**Records for the exercise:**
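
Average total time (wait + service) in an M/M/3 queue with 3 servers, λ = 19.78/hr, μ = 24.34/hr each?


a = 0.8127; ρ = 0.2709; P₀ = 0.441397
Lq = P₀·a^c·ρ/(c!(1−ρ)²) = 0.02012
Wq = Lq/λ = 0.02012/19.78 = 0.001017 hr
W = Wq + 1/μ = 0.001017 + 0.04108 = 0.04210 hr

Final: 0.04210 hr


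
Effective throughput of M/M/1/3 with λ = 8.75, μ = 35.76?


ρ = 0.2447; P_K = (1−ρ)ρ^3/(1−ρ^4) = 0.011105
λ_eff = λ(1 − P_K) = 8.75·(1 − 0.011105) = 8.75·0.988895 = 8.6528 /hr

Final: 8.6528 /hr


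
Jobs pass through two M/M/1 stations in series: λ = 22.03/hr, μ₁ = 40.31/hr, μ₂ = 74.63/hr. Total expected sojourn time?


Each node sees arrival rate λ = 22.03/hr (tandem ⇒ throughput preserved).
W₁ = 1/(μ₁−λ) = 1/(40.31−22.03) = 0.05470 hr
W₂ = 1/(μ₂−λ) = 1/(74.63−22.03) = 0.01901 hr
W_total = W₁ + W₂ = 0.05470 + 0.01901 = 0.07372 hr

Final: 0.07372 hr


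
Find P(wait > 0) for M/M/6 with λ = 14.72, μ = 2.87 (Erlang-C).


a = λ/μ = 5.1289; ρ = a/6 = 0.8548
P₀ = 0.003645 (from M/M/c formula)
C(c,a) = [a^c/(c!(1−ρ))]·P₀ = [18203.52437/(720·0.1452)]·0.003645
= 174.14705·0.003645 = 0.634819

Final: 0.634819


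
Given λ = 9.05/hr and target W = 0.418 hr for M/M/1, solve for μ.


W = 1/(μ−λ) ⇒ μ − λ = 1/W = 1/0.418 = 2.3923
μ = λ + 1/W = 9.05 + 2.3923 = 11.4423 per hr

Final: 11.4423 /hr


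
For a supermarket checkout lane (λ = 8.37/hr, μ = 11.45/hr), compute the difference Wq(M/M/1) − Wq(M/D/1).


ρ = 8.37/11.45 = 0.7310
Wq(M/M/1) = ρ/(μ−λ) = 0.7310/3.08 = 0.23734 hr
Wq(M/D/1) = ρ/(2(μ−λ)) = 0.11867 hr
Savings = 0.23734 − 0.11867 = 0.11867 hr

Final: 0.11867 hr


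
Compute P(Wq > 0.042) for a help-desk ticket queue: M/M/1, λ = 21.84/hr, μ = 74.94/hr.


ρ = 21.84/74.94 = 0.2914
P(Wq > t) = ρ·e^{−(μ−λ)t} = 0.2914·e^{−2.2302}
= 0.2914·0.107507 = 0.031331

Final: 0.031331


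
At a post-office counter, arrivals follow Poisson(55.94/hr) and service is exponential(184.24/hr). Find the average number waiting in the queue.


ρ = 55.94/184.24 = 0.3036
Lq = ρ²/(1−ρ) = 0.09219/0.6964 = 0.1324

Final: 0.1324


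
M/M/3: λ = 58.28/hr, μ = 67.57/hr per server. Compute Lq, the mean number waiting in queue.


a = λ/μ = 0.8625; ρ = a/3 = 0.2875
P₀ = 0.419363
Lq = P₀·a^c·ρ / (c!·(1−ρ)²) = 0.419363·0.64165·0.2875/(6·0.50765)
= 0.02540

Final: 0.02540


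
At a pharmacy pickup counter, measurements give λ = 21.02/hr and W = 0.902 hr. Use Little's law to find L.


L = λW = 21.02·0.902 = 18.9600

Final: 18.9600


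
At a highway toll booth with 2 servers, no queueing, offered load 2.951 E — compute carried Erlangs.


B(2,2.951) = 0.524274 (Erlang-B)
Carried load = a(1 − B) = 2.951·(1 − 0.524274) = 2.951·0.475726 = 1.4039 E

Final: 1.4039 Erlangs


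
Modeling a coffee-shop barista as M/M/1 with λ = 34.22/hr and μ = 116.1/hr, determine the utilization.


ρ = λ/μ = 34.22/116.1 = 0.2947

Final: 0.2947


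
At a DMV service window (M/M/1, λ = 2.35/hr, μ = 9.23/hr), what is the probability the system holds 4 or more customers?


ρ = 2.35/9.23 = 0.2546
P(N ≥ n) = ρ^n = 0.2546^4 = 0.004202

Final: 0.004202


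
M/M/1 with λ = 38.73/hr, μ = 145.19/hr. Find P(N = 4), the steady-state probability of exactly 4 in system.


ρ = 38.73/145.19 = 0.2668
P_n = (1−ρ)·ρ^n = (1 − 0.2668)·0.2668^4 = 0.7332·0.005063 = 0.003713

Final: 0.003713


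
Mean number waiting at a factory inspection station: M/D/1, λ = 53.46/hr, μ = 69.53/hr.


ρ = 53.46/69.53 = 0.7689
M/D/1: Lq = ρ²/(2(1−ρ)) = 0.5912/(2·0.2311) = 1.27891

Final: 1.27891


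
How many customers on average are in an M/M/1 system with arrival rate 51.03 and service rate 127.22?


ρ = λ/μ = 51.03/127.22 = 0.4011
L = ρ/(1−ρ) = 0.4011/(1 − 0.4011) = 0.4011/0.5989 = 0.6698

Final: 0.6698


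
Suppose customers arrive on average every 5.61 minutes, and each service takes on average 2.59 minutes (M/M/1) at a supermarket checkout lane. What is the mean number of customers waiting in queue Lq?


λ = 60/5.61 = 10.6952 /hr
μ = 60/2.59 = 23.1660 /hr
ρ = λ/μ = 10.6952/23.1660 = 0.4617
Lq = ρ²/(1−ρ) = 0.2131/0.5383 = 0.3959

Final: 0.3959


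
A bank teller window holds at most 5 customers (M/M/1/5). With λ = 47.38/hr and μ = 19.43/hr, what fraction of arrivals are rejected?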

**Task details:**
Retype each line of the material above exactly.

**Task output:**
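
Average total time (wait + service) in an M/M/3 queue with 3 servers, λ = 19.78/hr, μ = 24.34/hr each?


a = 0.8127; ρ = 0.2709; P₀ = 0.441397
Lq = P₀·a^c·ρ/(c!(1−ρ)²) = 0.02012
Wq = Lq/λ = 0.02012/19.78 = 0.001017 hr
W = Wq + 1/μ = 0.001017 + 0.04108 = 0.04210 hr

Final: 0.04210 hr


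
Effective throughput of M/M/1/3 with λ = 8.75, μ = 35.76?


ρ = 0.2447; P_K = (1−ρ)ρ^3/(1−ρ^4) = 0.011105
λ_eff = λ(1 − P_K) = 8.75·(1 − 0.011105) = 8.75·0.988895 = 8.6528 /hr

Final: 8.6528 /hr


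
Jobs pass through two M/M/1 stations in series: λ = 22.03/hr, μ₁ = 40.31/hr, μ₂ = 74.63/hr. Total expected sojourn time?


Each node sees arrival rate λ = 22.03/hr (tandem ⇒ throughput preserved).
W₁ = 1/(μ₁−λ) = 1/(40.31−22.03) = 0.05470 hr
W₂ = 1/(μ₂−λ) = 1/(74.63−22.03) = 0.01901 hr
W_total = W₁ + W₂ = 0.05470 + 0.01901 = 0.07372 hr

Final: 0.07372 hr


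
Find P(wait > 0) for M/M/6 with λ = 14.72, μ = 2.87 (Erlang-C).


a = λ/μ = 5.1289; ρ = a/6 = 0.8548
P₀ = 0.003645 (from M/M/c formula)
C(c,a) = [a^c/(c!(1−ρ))]·P₀ = [18203.52437/(720·0.1452)]·0.003645
= 174.14705·0.003645 = 0.634819

Final: 0.634819


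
Given λ = 9.05/hr and target W = 0.418 hr for M/M/1, solve for μ.


W = 1/(μ−λ) ⇒ μ − λ = 1/W = 1/0.418 = 2.3923
μ = λ + 1/W = 9.05 + 2.3923 = 11.4423 per hr

Final: 11.4423 /hr


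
For a supermarket checkout lane (λ = 8.37/hr, μ = 11.45/hr), compute the difference Wq(M/M/1) − Wq(M/D/1).


ρ = 8.37/11.45 = 0.7310
Wq(M/M/1) = ρ/(μ−λ) = 0.7310/3.08 = 0.23734 hr
Wq(M/D/1) = ρ/(2(μ−λ)) = 0.11867 hr
Savings = 0.23734 − 0.11867 = 0.11867 hr

Final: 0.11867 hr


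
Compute P(Wq > 0.042) for a help-desk ticket queue: M/M/1, λ = 21.84/hr, μ = 74.94/hr.


ρ = 21.84/74.94 = 0.2914
P(Wq > t) = ρ·e^{−(μ−λ)t} = 0.2914·e^{−2.2302}
= 0.2914·0.107507 = 0.031331

Final: 0.031331


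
At a post-office counter, arrivals follow Poisson(55.94/hr) and service is exponential(184.24/hr). Find the average number waiting in the queue.


ρ = 55.94/184.24 = 0.3036
Lq = ρ²/(1−ρ) = 0.09219/0.6964 = 0.1324

Final: 0.1324


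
M/M/3: λ = 58.28/hr, μ = 67.57/hr per server. Compute Lq, the mean number waiting in queue.


a = λ/μ = 0.8625; ρ = a/3 = 0.2875
P₀ = 0.419363
Lq = P₀·a^c·ρ / (c!·(1−ρ)²) = 0.419363·0.64165·0.2875/(6·0.50765)
= 0.02540

Final: 0.02540


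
At a pharmacy pickup counter, measurements give λ = 21.02/hr and W = 0.902 hr. Use Little's law to find L.


L = λW = 21.02·0.902 = 18.9600

Final: 18.9600


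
At a highway toll booth with 2 servers, no queueing, offered load 2.951 E — compute carried Erlangs.


B(2,2.951) = 0.524274 (Erlang-B)
Carried load = a(1 − B) = 2.951·(1 − 0.524274) = 2.951·0.475726 = 1.4039 E

Final: 1.4039 Erlangs


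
Modeling a coffee-shop barista as M/M/1 with λ = 34.22/hr and μ = 116.1/hr, determine the utilization.


ρ = λ/μ = 34.22/116.1 = 0.2947

Final: 0.2947


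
At a DMV service window (M/M/1, λ = 2.35/hr, μ = 9.23/hr), what is the probability the system holds 4 or more customers?


ρ = 2.35/9.23 = 0.2546
P(N ≥ n) = ρ^n = 0.2546^4 = 0.004202

Final: 0.004202


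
M/M/1 with λ = 38.73/hr, μ = 145.19/hr. Find P(N = 4), the steady-state probability of exactly 4 in system.


ρ = 38.73/145.19 = 0.2668
P_n = (1−ρ)·ρ^n = (1 − 0.2668)·0.2668^4 = 0.7332·0.005063 = 0.003713

Final: 0.003713


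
Mean number waiting at a factory inspection station: M/D/1, λ = 53.46/hr, μ = 69.53/hr.


ρ = 53.46/69.53 = 0.7689
M/D/1: Lq = ρ²/(2(1−ρ)) = 0.5912/(2·0.2311) = 1.27891

Final: 1.27891


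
How many customers on average are in an M/M/1 system with arrival rate 51.03 and service rate 127.22?


ρ = λ/μ = 51.03/127.22 = 0.4011
L = ρ/(1−ρ) = 0.4011/(1 − 0.4011) = 0.4011/0.5989 = 0.6698

Final: 0.6698


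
Suppose customers arrive on average every 5.61 minutes, and each service takes on average 2.59 minutes (M/M/1) at a supermarket checkout lane. What is the mean number of customers waiting in queue Lq?


λ = 60/5.61 = 10.6952 /hr
μ = 60/2.59 = 23.1660 /hr
ρ = λ/μ = 10.6952/23.1660 = 0.4617
Lq = ρ²/(1−ρ) = 0.2131/0.5383 = 0.3959

Final: 0.3959


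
A bank teller window holds at most 5 customers (M/M/1/5). With λ = 47.38/hr and μ = 19.43/hr, what fraction of arrivals are rejected?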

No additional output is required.